Exercise details:
For every line in the entries that contains "field", show the whole line.

[Saved entries]
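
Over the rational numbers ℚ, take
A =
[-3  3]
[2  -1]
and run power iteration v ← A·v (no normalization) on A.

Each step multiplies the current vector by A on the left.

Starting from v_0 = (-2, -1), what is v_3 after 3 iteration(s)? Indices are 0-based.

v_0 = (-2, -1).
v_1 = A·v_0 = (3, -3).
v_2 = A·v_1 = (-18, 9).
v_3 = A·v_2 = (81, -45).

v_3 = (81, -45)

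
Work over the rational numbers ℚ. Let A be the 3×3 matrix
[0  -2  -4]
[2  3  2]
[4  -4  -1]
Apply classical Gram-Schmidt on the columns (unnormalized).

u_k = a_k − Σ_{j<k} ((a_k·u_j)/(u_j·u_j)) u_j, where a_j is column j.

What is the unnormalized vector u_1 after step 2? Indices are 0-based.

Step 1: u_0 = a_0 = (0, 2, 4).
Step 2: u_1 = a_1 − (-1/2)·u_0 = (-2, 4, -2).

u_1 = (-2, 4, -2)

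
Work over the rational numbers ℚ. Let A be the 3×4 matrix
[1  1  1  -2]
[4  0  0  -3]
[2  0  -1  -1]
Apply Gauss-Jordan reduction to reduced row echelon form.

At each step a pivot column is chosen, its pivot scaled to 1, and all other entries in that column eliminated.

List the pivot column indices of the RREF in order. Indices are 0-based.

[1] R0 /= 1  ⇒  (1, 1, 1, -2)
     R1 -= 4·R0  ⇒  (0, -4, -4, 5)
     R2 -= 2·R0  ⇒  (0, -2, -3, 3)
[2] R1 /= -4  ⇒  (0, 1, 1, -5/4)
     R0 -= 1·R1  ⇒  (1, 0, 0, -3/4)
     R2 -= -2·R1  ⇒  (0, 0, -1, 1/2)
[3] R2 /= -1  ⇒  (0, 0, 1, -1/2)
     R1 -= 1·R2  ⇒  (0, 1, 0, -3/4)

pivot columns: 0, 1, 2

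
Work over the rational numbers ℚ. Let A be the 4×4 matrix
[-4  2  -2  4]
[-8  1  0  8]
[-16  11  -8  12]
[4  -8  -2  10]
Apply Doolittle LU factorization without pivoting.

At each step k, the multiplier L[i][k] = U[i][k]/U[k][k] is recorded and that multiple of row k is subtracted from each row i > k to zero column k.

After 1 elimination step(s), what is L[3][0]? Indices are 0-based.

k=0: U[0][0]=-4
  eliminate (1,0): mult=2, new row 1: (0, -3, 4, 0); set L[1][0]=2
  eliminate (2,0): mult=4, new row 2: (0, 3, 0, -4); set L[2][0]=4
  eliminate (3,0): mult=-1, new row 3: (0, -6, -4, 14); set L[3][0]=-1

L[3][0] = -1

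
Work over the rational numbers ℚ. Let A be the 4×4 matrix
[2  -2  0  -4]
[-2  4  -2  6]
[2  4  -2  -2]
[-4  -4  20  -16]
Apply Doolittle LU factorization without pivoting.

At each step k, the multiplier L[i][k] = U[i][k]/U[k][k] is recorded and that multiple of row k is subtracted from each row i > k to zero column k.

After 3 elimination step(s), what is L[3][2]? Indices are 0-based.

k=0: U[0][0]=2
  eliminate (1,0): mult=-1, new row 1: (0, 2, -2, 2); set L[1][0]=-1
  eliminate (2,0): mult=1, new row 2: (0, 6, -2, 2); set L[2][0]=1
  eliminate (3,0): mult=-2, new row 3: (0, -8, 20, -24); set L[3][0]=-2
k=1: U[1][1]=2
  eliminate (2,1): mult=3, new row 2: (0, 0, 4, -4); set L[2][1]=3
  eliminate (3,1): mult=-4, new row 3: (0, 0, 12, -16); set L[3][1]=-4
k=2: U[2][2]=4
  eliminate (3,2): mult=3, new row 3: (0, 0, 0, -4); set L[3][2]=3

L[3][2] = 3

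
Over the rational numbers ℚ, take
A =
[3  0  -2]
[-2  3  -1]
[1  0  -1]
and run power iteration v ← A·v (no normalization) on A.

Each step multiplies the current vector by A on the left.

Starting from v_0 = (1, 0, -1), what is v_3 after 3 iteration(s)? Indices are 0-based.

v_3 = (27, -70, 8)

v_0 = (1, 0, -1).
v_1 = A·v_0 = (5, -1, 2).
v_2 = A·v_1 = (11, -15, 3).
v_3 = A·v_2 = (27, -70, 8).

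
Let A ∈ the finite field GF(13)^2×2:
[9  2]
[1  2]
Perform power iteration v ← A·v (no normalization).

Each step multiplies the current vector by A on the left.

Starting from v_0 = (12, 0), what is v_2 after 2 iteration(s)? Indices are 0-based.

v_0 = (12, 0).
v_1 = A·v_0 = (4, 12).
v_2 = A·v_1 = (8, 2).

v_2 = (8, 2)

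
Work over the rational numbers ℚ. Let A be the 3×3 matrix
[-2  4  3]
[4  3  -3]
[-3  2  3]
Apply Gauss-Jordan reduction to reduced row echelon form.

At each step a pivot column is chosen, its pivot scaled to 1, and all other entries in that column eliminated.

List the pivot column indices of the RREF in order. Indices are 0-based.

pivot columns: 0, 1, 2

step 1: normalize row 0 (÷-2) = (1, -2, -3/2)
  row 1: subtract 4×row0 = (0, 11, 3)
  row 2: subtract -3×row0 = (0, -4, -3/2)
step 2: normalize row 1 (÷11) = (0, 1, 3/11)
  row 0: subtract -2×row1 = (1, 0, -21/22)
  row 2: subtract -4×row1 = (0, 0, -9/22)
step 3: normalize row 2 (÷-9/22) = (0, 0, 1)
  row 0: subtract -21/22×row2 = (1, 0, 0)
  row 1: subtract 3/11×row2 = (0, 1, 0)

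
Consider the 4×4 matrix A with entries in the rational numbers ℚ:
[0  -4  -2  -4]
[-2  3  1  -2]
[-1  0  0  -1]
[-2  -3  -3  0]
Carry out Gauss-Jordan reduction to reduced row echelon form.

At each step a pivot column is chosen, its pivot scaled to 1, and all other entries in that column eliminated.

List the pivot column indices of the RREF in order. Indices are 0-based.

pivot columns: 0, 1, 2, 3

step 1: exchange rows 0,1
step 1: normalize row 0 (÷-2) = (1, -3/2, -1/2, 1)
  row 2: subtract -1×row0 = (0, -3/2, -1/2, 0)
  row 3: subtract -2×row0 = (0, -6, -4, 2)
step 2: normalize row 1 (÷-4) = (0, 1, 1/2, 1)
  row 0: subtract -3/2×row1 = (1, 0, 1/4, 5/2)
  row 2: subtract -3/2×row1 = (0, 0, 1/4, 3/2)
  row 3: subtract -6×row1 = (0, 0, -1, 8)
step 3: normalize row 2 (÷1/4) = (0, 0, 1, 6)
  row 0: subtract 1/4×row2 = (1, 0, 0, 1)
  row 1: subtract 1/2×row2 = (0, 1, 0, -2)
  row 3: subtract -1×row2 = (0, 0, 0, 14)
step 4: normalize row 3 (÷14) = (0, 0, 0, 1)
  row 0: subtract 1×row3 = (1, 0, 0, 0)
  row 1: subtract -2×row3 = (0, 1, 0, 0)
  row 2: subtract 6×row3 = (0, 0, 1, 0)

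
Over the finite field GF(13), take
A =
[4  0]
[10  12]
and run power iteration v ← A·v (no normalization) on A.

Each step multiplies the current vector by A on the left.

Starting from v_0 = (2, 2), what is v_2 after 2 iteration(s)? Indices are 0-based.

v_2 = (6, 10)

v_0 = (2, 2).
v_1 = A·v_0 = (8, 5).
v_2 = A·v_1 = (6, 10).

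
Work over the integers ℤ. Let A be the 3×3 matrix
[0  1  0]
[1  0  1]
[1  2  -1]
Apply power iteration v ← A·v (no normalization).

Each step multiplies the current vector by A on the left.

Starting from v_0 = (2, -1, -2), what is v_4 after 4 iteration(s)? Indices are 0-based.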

Written answer:
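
Let A ∈ the finite field GF(13)^2×2:
Over the finite field GF(13), take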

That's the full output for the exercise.